WHAT THIS TASK INVOLVES →
Copy out the records so that each line matches the original.

(Saved data entries)
======

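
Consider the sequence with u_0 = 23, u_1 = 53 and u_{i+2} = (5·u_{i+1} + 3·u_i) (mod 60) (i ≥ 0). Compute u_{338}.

Listing terms: u_0 = 23, u_1 = 53, u_2 = 34, u_3 = 29, u_4 = 7, u_5 = 2, u_6 = 31, u_7 = 41, u_8 = 58, u_9 = 53, u_{10} = 19, u_{11} = 14, u_{12} = 7, u_{13} = 17, u_{14} = 46, u_{15} = 41, u_{16} = 43, u_{17} = 38, u_{18} = 19, u_{19} = 29, u_{20} = 22, u_{21} = 17, u_{22} = 31, u_{23} = 26, u_{24} = 43, u_{25} = 53, u_{26} = 34.
Since (u_{25}, u_{26}) = (u_1, u_2) = (53, 34) (two consecutive terms determine the rest), the sequence is eventually periodic: after a pre-period of length 1 it cycles with period 24.
For i ≥ 1, u_i depends only on (i - 1) mod 24. (338 - 1) mod 24 = 1, so u_{338} = u_2 = 34.

34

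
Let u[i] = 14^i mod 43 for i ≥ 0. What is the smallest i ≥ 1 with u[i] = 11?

12

u[0] = 1; u[1] = 14; u[2] = 24; u[3] = 35; u[4] = 17; u[5] = 23; u[6] = 21; u[7] = 36; u[8] = 31; u[9] = 4; u[10] = 13; u[11] = 10; u[12] = 11; u[13] = 25; u[14] = 6; u[15] = 41; u[16] = 15; u[17] = 38; u[18] = 16; u[19] = 9; u[20] = 40; u[21] = 1.
The sequence repeats with period 21.
The value 11 first appears (with i ≥ 1) at u[12].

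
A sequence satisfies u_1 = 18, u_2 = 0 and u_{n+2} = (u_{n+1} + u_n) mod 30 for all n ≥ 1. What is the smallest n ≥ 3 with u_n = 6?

5

We have u_1 = 18,  u_2 = 0,  u_3 = 18,  u_4 = 18,  u_5 = 6,  u_6 = 24,  u_7 = 0,  u_8 = 24,  u_9 = 24,  u_{10} = 18,  u_{11} = 12,  u_{12} = 0,  u_{13} = 12,  u_{14} = 12,  u_{15} = 24,  u_{16} = 6,  u_{17} = 0,  u_{18} = 6,  u_{19} = 6,  u_{20} = 12,  u_{21} = 18,  u_{22} = 0.
Since (u_{21}, u_{22}) = (u_1, u_2) = (18, 0) (two consecutive terms determine the rest), the sequence is periodic with period 20.
The value 6 first appears (with n ≥ 3) at u_5.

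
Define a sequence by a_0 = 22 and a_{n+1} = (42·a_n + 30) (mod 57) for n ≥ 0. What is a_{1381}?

12

Listing terms: a_0 = 22, a_1 = 42, a_2 = 27, a_3 = 24, a_4 = 12, a_5 = 21, a_6 = 0, a_7 = 30, a_8 = 36, a_9 = 3, a_{10} = 42.
Since a_{10} = a_1 = 42, the sequence is eventually periodic: after a pre-period of length 1 it cycles with period 9.
For n ≥ 1, a_n depends only on (n - 1) mod 9. (1381 - 1) mod 9 = 3, so a_{1381} = a_4 = 12.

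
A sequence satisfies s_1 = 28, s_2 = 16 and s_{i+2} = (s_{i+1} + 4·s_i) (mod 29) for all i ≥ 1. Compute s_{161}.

s_1 = 28,  s_2 = 16,  s_3 = 12,  s_4 = 18,  s_5 = 8,  s_6 = 22,  s_7 = 25,  s_8 = 26,  s_9 = 10,  s_{10} = 27,  s_{11} = 9,  s_{12} = 1,  s_{13} = 8,  s_{14} = 12,  s_{15} = 15,  s_{16} = 5,  s_{17} = 7,  s_{18} = 27,  s_{19} = 26,  s_{20} = 18,  s_{21} = 6,  s_{22} = 20,  s_{23} = 15,  s_{24} = 8,  s_{25} = 10,  s_{26} = 13,  s_{27} = 24,  s_{28} = 18,  s_{29} = 27,  s_{30} = 12,  s_{31} = 4,  s_{32} = 23,  s_{33} = 10,  s_{34} = 15,  s_{35} = 26,  s_{36} = 28,  s_{37} = 16.
Since (s_{36}, s_{37}) = (s_1, s_2) = (28, 16) (two consecutive terms determine the rest), the sequence is periodic with period 35.
(161 - 1) mod 35 = 20, so s_{161} = s_{21} = 6.

6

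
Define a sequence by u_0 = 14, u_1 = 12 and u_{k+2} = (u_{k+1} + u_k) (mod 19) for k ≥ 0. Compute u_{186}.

Computing terms: u_0 = 14,  u_1 = 12,  u_2 = 7,  u_3 = 0,  u_4 = 7,  u_5 = 7,  u_6 = 14,  u_7 = 2,  u_8 = 16,  u_9 = 18,  u_{10} = 15,  u_{11} = 14,  u_{12} = 10,  u_{13} = 5,  u_{14} = 15,  u_{15} = 1,  u_{16} = 16,  u_{17} = 17,  u_{18} = 14,  u_{19} = 12.
The sequence repeats with period 18.
(186 - 0) mod 18 = 6, so u_{186} = u_6 = 14.

14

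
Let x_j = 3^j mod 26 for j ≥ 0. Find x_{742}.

We have x_0 = 1,  x_1 = 3,  x_2 = 9,  x_3 = 1.
Since x_3 = x_0 = 1, the sequence is periodic with period 3.
(742 - 0) mod 3 = 1, so x_{742} = x_1 = 3.

3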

======

EXERCISE OUTPUT →
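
Consider the sequence with u_0 = 23, u_1 = 53 and u_{i+2} = (5·u_{i+1} + 3·u_i) (mod 60) (i ≥ 0). Compute u_{338}.

Listing terms: u_0 = 23, u_1 = 53, u_2 = 34, u_3 = 29, u_4 = 7, u_5 = 2, u_6 = 31, u_7 = 41, u_8 = 58, u_9 = 53, u_{10} = 19, u_{11} = 14, u_{12} = 7, u_{13} = 17, u_{14} = 46, u_{15} = 41, u_{16} = 43, u_{17} = 38, u_{18} = 19, u_{19} = 29, u_{20} = 22, u_{21} = 17, u_{22} = 31, u_{23} = 26, u_{24} = 43, u_{25} = 53, u_{26} = 34.
Since (u_{25}, u_{26}) = (u_1, u_2) = (53, 34) (two consecutive terms determine the rest), the sequence is eventually periodic: after a pre-period of length 1 it cycles with period 24.
For i ≥ 1, u_i depends only on (i - 1) mod 24. (338 - 1) mod 24 = 1, so u_{338} = u_2 = 34.

34

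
Let u[i] = 14^i mod 43 for i ≥ 0. What is the smallest i ≥ 1 with u[i] = 11?

12

u[0] = 1; u[1] = 14; u[2] = 24; u[3] = 35; u[4] = 17; u[5] = 23; u[6] = 21; u[7] = 36; u[8] = 31; u[9] = 4; u[10] = 13; u[11] = 10; u[12] = 11; u[13] = 25; u[14] = 6; u[15] = 41; u[16] = 15; u[17] = 38; u[18] = 16; u[19] = 9; u[20] = 40; u[21] = 1.
The sequence repeats with period 21.
The value 11 first appears (with i ≥ 1) at u[12].

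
A sequence satisfies u_1 = 18, u_2 = 0 and u_{n+2} = (u_{n+1} + u_n) mod 30 for all n ≥ 1. What is the smallest n ≥ 3 with u_n = 6?

5

We have u_1 = 18,  u_2 = 0,  u_3 = 18,  u_4 = 18,  u_5 = 6,  u_6 = 24,  u_7 = 0,  u_8 = 24,  u_9 = 24,  u_{10} = 18,  u_{11} = 12,  u_{12} = 0,  u_{13} = 12,  u_{14} = 12,  u_{15} = 24,  u_{16} = 6,  u_{17} = 0,  u_{18} = 6,  u_{19} = 6,  u_{20} = 12,  u_{21} = 18,  u_{22} = 0.
Since (u_{21}, u_{22}) = (u_1, u_2) = (18, 0) (two consecutive terms determine the rest), the sequence is periodic with period 20.
The value 6 first appears (with n ≥ 3) at u_5.

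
Define a sequence by a_0 = 22 and a_{n+1} = (42·a_n + 30) (mod 57) for n ≥ 0. What is a_{1381}?

12

Listing terms: a_0 = 22, a_1 = 42, a_2 = 27, a_3 = 24, a_4 = 12, a_5 = 21, a_6 = 0, a_7 = 30, a_8 = 36, a_9 = 3, a_{10} = 42.
Since a_{10} = a_1 = 42, the sequence is eventually periodic: after a pre-period of length 1 it cycles with period 9.
For n ≥ 1, a_n depends only on (n - 1) mod 9. (1381 - 1) mod 9 = 3, so a_{1381} = a_4 = 12.

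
A sequence satisfies s_1 = 28, s_2 = 16 and s_{i+2} = (s_{i+1} + 4·s_i) (mod 29) for all i ≥ 1. Compute s_{161}.

s_1 = 28,  s_2 = 16,  s_3 = 12,  s_4 = 18,  s_5 = 8,  s_6 = 22,  s_7 = 25,  s_8 = 26,  s_9 = 10,  s_{10} = 27,  s_{11} = 9,  s_{12} = 1,  s_{13} = 8,  s_{14} = 12,  s_{15} = 15,  s_{16} = 5,  s_{17} = 7,  s_{18} = 27,  s_{19} = 26,  s_{20} = 18,  s_{21} = 6,  s_{22} = 20,  s_{23} = 15,  s_{24} = 8,  s_{25} = 10,  s_{26} = 13,  s_{27} = 24,  s_{28} = 18,  s_{29} = 27,  s_{30} = 12,  s_{31} = 4,  s_{32} = 23,  s_{33} = 10,  s_{34} = 15,  s_{35} = 26,  s_{36} = 28,  s_{37} = 16.
Since (s_{36}, s_{37}) = (s_1, s_2) = (28, 16) (two consecutive terms determine the rest), the sequence is periodic with period 35.
(161 - 1) mod 35 = 20, so s_{161} = s_{21} = 6.

6

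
Define a sequence by u_0 = 14, u_1 = 12 and u_{k+2} = (u_{k+1} + u_k) (mod 19) for k ≥ 0. Compute u_{186}.

Computing terms: u_0 = 14,  u_1 = 12,  u_2 = 7,  u_3 = 0,  u_4 = 7,  u_5 = 7,  u_6 = 14,  u_7 = 2,  u_8 = 16,  u_9 = 18,  u_{10} = 15,  u_{11} = 14,  u_{12} = 10,  u_{13} = 5,  u_{14} = 15,  u_{15} = 1,  u_{16} = 16,  u_{17} = 17,  u_{18} = 14,  u_{19} = 12.
The sequence repeats with period 18.
(186 - 0) mod 18 = 6, so u_{186} = u_6 = 14.

14

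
Let x_j = 3^j mod 26 for j ≥ 0. Find x_{742}.

We have x_0 = 1,  x_1 = 3,  x_2 = 9,  x_3 = 1.
Since x_3 = x_0 = 1, the sequence is periodic with period 3.
(742 - 0) mod 3 = 1, so x_{742} = x_1 = 3.

3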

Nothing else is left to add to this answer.